EXERCISE DETAILS
In the records that follow, find each line containing "phase" and copy it.

*** INPUT RECORDS

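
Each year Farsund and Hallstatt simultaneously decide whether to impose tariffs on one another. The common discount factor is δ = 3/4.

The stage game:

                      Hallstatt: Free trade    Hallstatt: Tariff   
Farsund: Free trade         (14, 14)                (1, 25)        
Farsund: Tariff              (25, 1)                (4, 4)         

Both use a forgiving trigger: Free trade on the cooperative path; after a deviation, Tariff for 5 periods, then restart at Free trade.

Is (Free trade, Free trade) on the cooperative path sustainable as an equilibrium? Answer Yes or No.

Comparing payoff streams over the 6 periods until play realigns: cooperate → 14(1+δ+…+δ^5); deviate → 25 + 4(δ+…+δ^5).
Cooperation is sustained iff (14−4)(δ+…+δ^5) ≥ 25−14.
δ+…+δ^5 = 3/4·(1−(3/4)^5)/(1−3/4) = 2.2881, and (25−14)/(14−4) = 1.1000.
2.2881 ≥ 1.1000, so cooperation is sustainable.

Yes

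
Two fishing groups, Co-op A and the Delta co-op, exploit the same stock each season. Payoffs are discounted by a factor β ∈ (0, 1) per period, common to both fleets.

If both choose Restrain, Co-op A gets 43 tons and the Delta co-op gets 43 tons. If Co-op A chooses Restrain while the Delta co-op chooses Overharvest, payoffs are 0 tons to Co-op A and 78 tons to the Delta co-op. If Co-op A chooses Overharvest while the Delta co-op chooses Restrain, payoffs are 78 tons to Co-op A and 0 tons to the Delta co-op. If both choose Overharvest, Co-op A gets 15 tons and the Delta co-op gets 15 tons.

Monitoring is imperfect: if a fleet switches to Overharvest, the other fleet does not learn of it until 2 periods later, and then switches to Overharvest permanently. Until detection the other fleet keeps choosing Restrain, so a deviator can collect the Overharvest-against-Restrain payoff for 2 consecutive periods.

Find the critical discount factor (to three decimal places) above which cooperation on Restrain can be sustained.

0.745

A deviator earns 78 for 2 periods, then 15 forever; cooperating earns 43 forever. Multiplying the IC by (1−β):
43 ≥ 78(1−β^2) + 15β^2, so 63·β^2 ≥ 35 and β^2 ≥ 5/9.
β ≥ (5/9)^(1/2) ≈ 0.745.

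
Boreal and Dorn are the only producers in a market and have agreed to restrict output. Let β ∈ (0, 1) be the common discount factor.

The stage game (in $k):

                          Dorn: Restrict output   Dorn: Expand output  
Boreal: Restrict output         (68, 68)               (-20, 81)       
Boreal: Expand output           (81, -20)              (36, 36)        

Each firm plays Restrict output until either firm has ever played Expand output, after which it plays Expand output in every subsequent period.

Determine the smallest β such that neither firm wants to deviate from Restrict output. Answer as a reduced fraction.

Under grim trigger the critical discount factor is (T−C)/(T−P) with T = 81, C = 68, P = 36.
β* = (81−68)/(81−36) = 13/45.

13/45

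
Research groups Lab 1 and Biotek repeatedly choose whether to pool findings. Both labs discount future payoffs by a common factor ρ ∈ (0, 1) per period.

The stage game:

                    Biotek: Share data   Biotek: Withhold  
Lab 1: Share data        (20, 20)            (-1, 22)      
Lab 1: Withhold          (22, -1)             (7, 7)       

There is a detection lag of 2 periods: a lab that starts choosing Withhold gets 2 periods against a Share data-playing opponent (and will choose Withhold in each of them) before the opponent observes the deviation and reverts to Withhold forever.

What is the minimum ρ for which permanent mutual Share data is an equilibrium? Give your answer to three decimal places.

0.365

The best deviation is to choose Withhold for all 2 undetected periods, earning 22 each, then 7 forever once detected.
Deviation value: 22(1−ρ^2)/(1−ρ) + 7ρ^2/(1−ρ); cooperation value: 20/(1−ρ).
IC: 20 ≥ 22(1−ρ^2) + 7ρ^2 = 22 − 15ρ^2.
So ρ^2 ≥ 2/15, giving ρ ≥ (2/15)^(1/2) ≈ 0.365.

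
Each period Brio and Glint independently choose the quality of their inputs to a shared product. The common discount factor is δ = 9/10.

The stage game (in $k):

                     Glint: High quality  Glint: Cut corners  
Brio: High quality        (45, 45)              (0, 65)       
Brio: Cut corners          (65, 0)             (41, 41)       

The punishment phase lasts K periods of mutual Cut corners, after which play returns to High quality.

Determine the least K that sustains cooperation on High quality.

Need Σ_{k=1}^{K} δ^k ≥ (65−45)/(45−41) = 5.0000 at δ = 9/10.
At K = 7 the sum is 4.6953 < 5.0000; at K = 8 it is 5.1258 ≥ 5.0000.
So the minimum punishment length is K = 8.

8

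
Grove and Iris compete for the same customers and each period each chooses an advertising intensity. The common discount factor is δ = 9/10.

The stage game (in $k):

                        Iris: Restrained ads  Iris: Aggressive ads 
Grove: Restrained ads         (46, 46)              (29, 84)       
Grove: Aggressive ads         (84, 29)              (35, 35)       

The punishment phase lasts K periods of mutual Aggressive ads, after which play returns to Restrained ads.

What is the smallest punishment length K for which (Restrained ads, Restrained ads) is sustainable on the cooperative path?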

******

RESPONSE BELOW
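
The punishment phase lasts K periods of mutual Cut corners, after which play returns to High quality.
The punishment phase lasts K periods of mutual Aggressive ads, after which play returns to Restrained ads.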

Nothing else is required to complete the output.